*What to produce*. Return all of the material that follows, keeping each line exactly as it is.

■ ■ ■ ■ ■ ■ ■

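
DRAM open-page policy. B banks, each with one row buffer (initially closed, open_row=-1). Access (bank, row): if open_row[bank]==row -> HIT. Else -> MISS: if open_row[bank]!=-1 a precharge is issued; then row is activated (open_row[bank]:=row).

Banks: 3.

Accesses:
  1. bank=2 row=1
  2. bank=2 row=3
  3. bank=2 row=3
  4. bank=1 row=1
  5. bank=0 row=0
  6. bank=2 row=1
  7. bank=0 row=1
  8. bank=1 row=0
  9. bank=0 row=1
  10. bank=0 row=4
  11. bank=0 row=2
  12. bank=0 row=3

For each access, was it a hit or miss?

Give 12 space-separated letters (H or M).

Answer: M M H M M M M M H M M M

Derivation:
Acc 1: bank2 row1 -> MISS (open row1); precharges=0
Acc 2: bank2 row3 -> MISS (open row3); precharges=1
Acc 3: bank2 row3 -> HIT
Acc 4: bank1 row1 -> MISS (open row1); precharges=1
Acc 5: bank0 row0 -> MISS (open row0); precharges=1
Acc 6: bank2 row1 -> MISS (open row1); precharges=2
Acc 7: bank0 row1 -> MISS (open row1); precharges=3
Acc 8: bank1 row0 -> MISS (open row0); precharges=4
Acc 9: bank0 row1 -> HIT
Acc 10: bank0 row4 -> MISS (open row4); precharges=5
Acc 11: bank0 row2 -> MISS (open row2); precharges=6
Acc 12: bank0 row3 -> MISS (open row3); precharges=7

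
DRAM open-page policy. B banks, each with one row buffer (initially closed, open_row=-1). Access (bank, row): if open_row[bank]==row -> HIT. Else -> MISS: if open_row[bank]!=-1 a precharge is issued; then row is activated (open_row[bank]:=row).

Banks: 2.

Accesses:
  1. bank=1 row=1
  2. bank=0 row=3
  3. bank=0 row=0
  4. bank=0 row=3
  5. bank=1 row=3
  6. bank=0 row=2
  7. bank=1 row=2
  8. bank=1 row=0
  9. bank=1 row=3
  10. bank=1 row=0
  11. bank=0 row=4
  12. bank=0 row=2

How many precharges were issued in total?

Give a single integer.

Acc 1: bank1 row1 -> MISS (open row1); precharges=0
Acc 2: bank0 row3 -> MISS (open row3); precharges=0
Acc 3: bank0 row0 -> MISS (open row0); precharges=1
Acc 4: bank0 row3 -> MISS (open row3); precharges=2
Acc 5: bank1 row3 -> MISS (open row3); precharges=3
Acc 6: bank0 row2 -> MISS (open row2); precharges=4
Acc 7: bank1 row2 -> MISS (open row2); precharges=5
Acc 8: bank1 row0 -> MISS (open row0); precharges=6
Acc 9: bank1 row3 -> MISS (open row3); precharges=7
Acc 10: bank1 row0 -> MISS (open row0); precharges=8
Acc 11: bank0 row4 -> MISS (open row4); precharges=9
Acc 12: bank0 row2 -> MISS (open row2); precharges=10

Answer: 10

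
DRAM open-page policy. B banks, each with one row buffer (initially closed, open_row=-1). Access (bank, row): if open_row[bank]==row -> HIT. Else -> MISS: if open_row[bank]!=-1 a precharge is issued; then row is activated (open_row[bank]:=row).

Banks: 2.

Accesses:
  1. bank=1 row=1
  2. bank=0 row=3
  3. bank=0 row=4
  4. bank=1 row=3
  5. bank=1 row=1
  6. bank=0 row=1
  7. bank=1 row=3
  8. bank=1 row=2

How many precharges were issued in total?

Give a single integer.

Acc 1: bank1 row1 -> MISS (open row1); precharges=0
Acc 2: bank0 row3 -> MISS (open row3); precharges=0
Acc 3: bank0 row4 -> MISS (open row4); precharges=1
Acc 4: bank1 row3 -> MISS (open row3); precharges=2
Acc 5: bank1 row1 -> MISS (open row1); precharges=3
Acc 6: bank0 row1 -> MISS (open row1); precharges=4
Acc 7: bank1 row3 -> MISS (open row3); precharges=5
Acc 8: bank1 row2 -> MISS (open row2); precharges=6

Answer: 6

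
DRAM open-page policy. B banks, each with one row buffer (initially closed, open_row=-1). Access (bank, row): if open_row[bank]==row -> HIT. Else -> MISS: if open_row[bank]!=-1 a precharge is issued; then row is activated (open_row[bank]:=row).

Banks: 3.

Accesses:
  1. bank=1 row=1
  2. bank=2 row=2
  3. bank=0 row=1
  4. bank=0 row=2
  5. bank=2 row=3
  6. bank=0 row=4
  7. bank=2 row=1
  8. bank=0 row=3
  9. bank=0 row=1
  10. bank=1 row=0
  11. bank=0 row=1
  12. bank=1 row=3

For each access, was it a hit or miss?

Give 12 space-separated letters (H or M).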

■ ■ ■ ■ ■ ■ ■

*Finished task*.
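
DRAM open-page policy. B banks, each with one row buffer (initially closed, open_row=-1). Access (bank, row): if open_row[bank]==row -> HIT. Else -> MISS: if open_row[bank]!=-1 a precharge is issued; then row is activated (open_row[bank]:=row).

Banks: 3.

Accesses:
  1. bank=2 row=1
  2. bank=2 row=3
  3. bank=2 row=3
  4. bank=1 row=1
  5. bank=0 row=0
  6. bank=2 row=1
  7. bank=0 row=1
  8. bank=1 row=0
  9. bank=0 row=1
  10. bank=0 row=4
  11. bank=0 row=2
  12. bank=0 row=3

For each access, was it a hit or miss?

Give 12 space-separated letters (H or M).

Answer: M M H M M M M M H M M M

Derivation:
Acc 1: bank2 row1 -> MISS (open row1); precharges=0
Acc 2: bank2 row3 -> MISS (open row3); precharges=1
Acc 3: bank2 row3 -> HIT
Acc 4: bank1 row1 -> MISS (open row1); precharges=1
Acc 5: bank0 row0 -> MISS (open row0); precharges=1
Acc 6: bank2 row1 -> MISS (open row1); precharges=2
Acc 7: bank0 row1 -> MISS (open row1); precharges=3
Acc 8: bank1 row0 -> MISS (open row0); precharges=4
Acc 9: bank0 row1 -> HIT
Acc 10: bank0 row4 -> MISS (open row4); precharges=5
Acc 11: bank0 row2 -> MISS (open row2); precharges=6
Acc 12: bank0 row3 -> MISS (open row3); precharges=7

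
DRAM open-page policy. B banks, each with one row buffer (initially closed, open_row=-1). Access (bank, row): if open_row[bank]==row -> HIT. Else -> MISS: if open_row[bank]!=-1 a precharge is issued; then row is activated (open_row[bank]:=row).

Banks: 2.

Accesses:
  1. bank=1 row=1
  2. bank=0 row=3
  3. bank=0 row=0
  4. bank=0 row=3
  5. bank=1 row=3
  6. bank=0 row=2
  7. bank=1 row=2
  8. bank=1 row=0
  9. bank=1 row=3
  10. bank=1 row=0
  11. bank=0 row=4
  12. bank=0 row=2

How many precharges were issued in total?

Give a single integer.

Acc 1: bank1 row1 -> MISS (open row1); precharges=0
Acc 2: bank0 row3 -> MISS (open row3); precharges=0
Acc 3: bank0 row0 -> MISS (open row0); precharges=1
Acc 4: bank0 row3 -> MISS (open row3); precharges=2
Acc 5: bank1 row3 -> MISS (open row3); precharges=3
Acc 6: bank0 row2 -> MISS (open row2); precharges=4
Acc 7: bank1 row2 -> MISS (open row2); precharges=5
Acc 8: bank1 row0 -> MISS (open row0); precharges=6
Acc 9: bank1 row3 -> MISS (open row3); precharges=7
Acc 10: bank1 row0 -> MISS (open row0); precharges=8
Acc 11: bank0 row4 -> MISS (open row4); precharges=9
Acc 12: bank0 row2 -> MISS (open row2); precharges=10

Answer: 10

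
DRAM open-page policy. B banks, each with one row buffer (initially closed, open_row=-1). Access (bank, row): if open_row[bank]==row -> HIT. Else -> MISS: if open_row[bank]!=-1 a precharge is issued; then row is activated (open_row[bank]:=row).

Banks: 2.

Accesses:
  1. bank=1 row=1
  2. bank=0 row=3
  3. bank=0 row=4
  4. bank=1 row=3
  5. bank=1 row=1
  6. bank=0 row=1
  7. bank=1 row=3
  8. bank=1 row=2

How many precharges were issued in total?

Give a single integer.

Acc 1: bank1 row1 -> MISS (open row1); precharges=0
Acc 2: bank0 row3 -> MISS (open row3); precharges=0
Acc 3: bank0 row4 -> MISS (open row4); precharges=1
Acc 4: bank1 row3 -> MISS (open row3); precharges=2
Acc 5: bank1 row1 -> MISS (open row1); precharges=3
Acc 6: bank0 row1 -> MISS (open row1); precharges=4
Acc 7: bank1 row3 -> MISS (open row3); precharges=5
Acc 8: bank1 row2 -> MISS (open row2); precharges=6

Answer: 6

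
DRAM open-page policy. B banks, each with one row buffer (initially closed, open_row=-1). Access (bank, row): if open_row[bank]==row -> HIT. Else -> MISS: if open_row[bank]!=-1 a precharge is issued; then row is activated (open_row[bank]:=row).

Banks: 3.

Accesses:
  1. bank=1 row=1
  2. bank=2 row=2
  3. bank=0 row=1
  4. bank=0 row=2
  5. bank=2 row=3
  6. bank=0 row=4
  7. bank=2 row=1
  8. bank=0 row=3
  9. bank=0 row=1
  10. bank=1 row=0
  11. bank=0 row=1
  12. bank=1 row=3

For each access, was it a hit or miss?

Give 12 space-separated letters (H or M).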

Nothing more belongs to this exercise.